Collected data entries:
*-*-*
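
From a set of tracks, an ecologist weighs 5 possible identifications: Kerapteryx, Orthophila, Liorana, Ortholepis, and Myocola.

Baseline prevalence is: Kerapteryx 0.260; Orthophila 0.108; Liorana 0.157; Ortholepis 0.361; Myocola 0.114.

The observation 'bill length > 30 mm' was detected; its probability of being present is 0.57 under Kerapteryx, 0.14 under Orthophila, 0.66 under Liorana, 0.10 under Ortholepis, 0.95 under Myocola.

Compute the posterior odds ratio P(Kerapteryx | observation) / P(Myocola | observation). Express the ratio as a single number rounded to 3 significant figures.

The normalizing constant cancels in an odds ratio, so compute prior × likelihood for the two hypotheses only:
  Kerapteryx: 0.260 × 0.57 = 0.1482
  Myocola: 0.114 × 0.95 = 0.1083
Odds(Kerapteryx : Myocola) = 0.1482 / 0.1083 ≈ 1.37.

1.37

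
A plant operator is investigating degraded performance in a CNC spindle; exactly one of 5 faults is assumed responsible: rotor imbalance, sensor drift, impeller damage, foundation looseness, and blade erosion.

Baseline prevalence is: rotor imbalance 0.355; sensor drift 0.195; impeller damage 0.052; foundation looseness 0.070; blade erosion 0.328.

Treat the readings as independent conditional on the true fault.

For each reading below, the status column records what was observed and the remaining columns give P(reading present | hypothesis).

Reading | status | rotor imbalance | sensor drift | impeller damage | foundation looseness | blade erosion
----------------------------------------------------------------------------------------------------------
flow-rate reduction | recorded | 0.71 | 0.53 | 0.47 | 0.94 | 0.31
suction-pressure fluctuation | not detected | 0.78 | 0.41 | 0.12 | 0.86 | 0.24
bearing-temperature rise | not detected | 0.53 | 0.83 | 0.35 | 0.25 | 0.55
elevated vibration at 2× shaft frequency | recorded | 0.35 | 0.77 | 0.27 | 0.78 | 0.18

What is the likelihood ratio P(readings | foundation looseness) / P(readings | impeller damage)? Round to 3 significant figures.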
*-*-*
YOUR TASK:
Every word in the records must appear in your copy exactly as it does above.

ANSWER TO THIS TASK:
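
From a set of tracks, an ecologist weighs 5 possible identifications: Kerapteryx, Orthophila, Liorana, Ortholepis, and Myocola.

Baseline prevalence is: Kerapteryx 0.260; Orthophila 0.108; Liorana 0.157; Ortholepis 0.361; Myocola 0.114.

The observation 'bill length > 30 mm' was detected; its probability of being present is 0.57 under Kerapteryx, 0.14 under Orthophila, 0.66 under Liorana, 0.10 under Ortholepis, 0.95 under Myocola.

Compute the posterior odds ratio P(Kerapteryx | observation) / P(Myocola | observation). Express the ratio as a single number rounded to 3 significant figures.

The normalizing constant cancels in an odds ratio, so compute prior × likelihood for the two hypotheses only:
  Kerapteryx: 0.260 × 0.57 = 0.1482
  Myocola: 0.114 × 0.95 = 0.1083
Odds(Kerapteryx : Myocola) = 0.1482 / 0.1083 ≈ 1.37.

1.37

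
A plant operator is investigating degraded performance in a CNC spindle; exactly one of 5 faults is assumed responsible: rotor imbalance, sensor drift, impeller damage, foundation looseness, and blade erosion.

Baseline prevalence is: rotor imbalance 0.355; sensor drift 0.195; impeller damage 0.052; foundation looseness 0.070; blade erosion 0.328.

Treat the readings as independent conditional on the true fault.

For each reading below, the status column records what was observed and the remaining columns give P(reading present | hypothesis).

Reading | status | rotor imbalance | sensor drift | impeller damage | foundation looseness | blade erosion
----------------------------------------------------------------------------------------------------------
flow-rate reduction | recorded | 0.71 | 0.53 | 0.47 | 0.94 | 0.31
suction-pressure fluctuation | not detected | 0.78 | 0.41 | 0.12 | 0.86 | 0.24
bearing-temperature rise | not detected | 0.53 | 0.83 | 0.35 | 0.25 | 0.55
elevated vibration at 2× shaft frequency | recorded | 0.35 | 0.77 | 0.27 | 0.78 | 0.18

What is the likelihood ratio P(readings | foundation looseness) / P(readings | impeller damage)? Round to 3 significant figures.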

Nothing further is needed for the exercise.